*EXERCISE REQUIREMENTS*
Write out, precisely and in full, each line of the material.
-------- SUPPLIED INFORMATION
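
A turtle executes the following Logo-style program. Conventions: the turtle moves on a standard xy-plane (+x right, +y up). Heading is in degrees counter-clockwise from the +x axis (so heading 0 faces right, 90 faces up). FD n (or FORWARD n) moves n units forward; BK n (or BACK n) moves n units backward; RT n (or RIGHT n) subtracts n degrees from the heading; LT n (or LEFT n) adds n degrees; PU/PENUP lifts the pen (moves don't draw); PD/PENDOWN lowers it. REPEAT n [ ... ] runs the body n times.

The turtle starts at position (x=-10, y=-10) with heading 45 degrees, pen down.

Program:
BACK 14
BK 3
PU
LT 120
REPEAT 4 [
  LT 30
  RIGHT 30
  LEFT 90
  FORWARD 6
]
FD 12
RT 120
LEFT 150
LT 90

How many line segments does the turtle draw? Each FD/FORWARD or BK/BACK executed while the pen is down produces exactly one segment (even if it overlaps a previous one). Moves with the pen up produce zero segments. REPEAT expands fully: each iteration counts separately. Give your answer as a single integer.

Executing turtle program step by step:
Start: pos=(-10,-10), heading=45, pen down
BK 14: (-10,-10) -> (-19.899,-19.899) [heading=45, draw]
BK 3: (-19.899,-19.899) -> (-22.021,-22.021) [heading=45, draw]
PU: pen up
LT 120: heading 45 -> 165
REPEAT 4 [
  -- iteration 1/4 --
  LT 30: heading 165 -> 195
  RT 30: heading 195 -> 165
  LT 90: heading 165 -> 255
  FD 6: (-22.021,-22.021) -> (-23.574,-27.816) [heading=255, move]
  -- iteration 2/4 --
  LT 30: heading 255 -> 285
  RT 30: heading 285 -> 255
  LT 90: heading 255 -> 345
  FD 6: (-23.574,-27.816) -> (-17.778,-29.369) [heading=345, move]
  -- iteration 3/4 --
  LT 30: heading 345 -> 15
  RT 30: heading 15 -> 345
  LT 90: heading 345 -> 75
  FD 6: (-17.778,-29.369) -> (-16.225,-23.574) [heading=75, move]
  -- iteration 4/4 --
  LT 30: heading 75 -> 105
  RT 30: heading 105 -> 75
  LT 90: heading 75 -> 165
  FD 6: (-16.225,-23.574) -> (-22.021,-22.021) [heading=165, move]
]
FD 12: (-22.021,-22.021) -> (-33.612,-18.915) [heading=165, move]
RT 120: heading 165 -> 45
LT 150: heading 45 -> 195
LT 90: heading 195 -> 285
Final: pos=(-33.612,-18.915), heading=285, 2 segment(s) drawn
Segments drawn: 2

Answer: 2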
----------------
*SOLVED PROBLEM*
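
A turtle executes the following Logo-style program. Conventions: the turtle moves on a standard xy-plane (+x right, +y up). Heading is in degrees counter-clockwise from the +x axis (so heading 0 faces right, 90 faces up). FD n (or FORWARD n) moves n units forward; BK n (or BACK n) moves n units backward; RT n (or RIGHT n) subtracts n degrees from the heading; LT n (or LEFT n) adds n degrees; PU/PENUP lifts the pen (moves don't draw); PD/PENDOWN lowers it. REPEAT n [ ... ] runs the body n times.

The turtle starts at position (x=-10, y=-10) with heading 45 degrees, pen down.

Program:
BACK 14
BK 3
PU
LT 120
REPEAT 4 [
  LT 30
  RIGHT 30
  LEFT 90
  FORWARD 6
]
FD 12
RT 120
LEFT 150
LT 90

How many line segments does the turtle draw? Each FD/FORWARD or BK/BACK executed while the pen is down produces exactly one segment (even if it overlaps a previous one). Moves with the pen up produce zero segments. REPEAT expands fully: each iteration counts separately. Give your answer as a single integer.

Executing turtle program step by step:
Start: pos=(-10,-10), heading=45, pen down
BK 14: (-10,-10) -> (-19.899,-19.899) [heading=45, draw]
BK 3: (-19.899,-19.899) -> (-22.021,-22.021) [heading=45, draw]
PU: pen up
LT 120: heading 45 -> 165
REPEAT 4 [
  -- iteration 1/4 --
  LT 30: heading 165 -> 195
  RT 30: heading 195 -> 165
  LT 90: heading 165 -> 255
  FD 6: (-22.021,-22.021) -> (-23.574,-27.816) [heading=255, move]
  -- iteration 2/4 --
  LT 30: heading 255 -> 285
  RT 30: heading 285 -> 255
  LT 90: heading 255 -> 345
  FD 6: (-23.574,-27.816) -> (-17.778,-29.369) [heading=345, move]
  -- iteration 3/4 --
  LT 30: heading 345 -> 15
  RT 30: heading 15 -> 345
  LT 90: heading 345 -> 75
  FD 6: (-17.778,-29.369) -> (-16.225,-23.574) [heading=75, move]
  -- iteration 4/4 --
  LT 30: heading 75 -> 105
  RT 30: heading 105 -> 75
  LT 90: heading 75 -> 165
  FD 6: (-16.225,-23.574) -> (-22.021,-22.021) [heading=165, move]
]
FD 12: (-22.021,-22.021) -> (-33.612,-18.915) [heading=165, move]
RT 120: heading 165 -> 45
LT 150: heading 45 -> 195
LT 90: heading 195 -> 285
Final: pos=(-33.612,-18.915), heading=285, 2 segment(s) drawn
Segments drawn: 2

Answer: 2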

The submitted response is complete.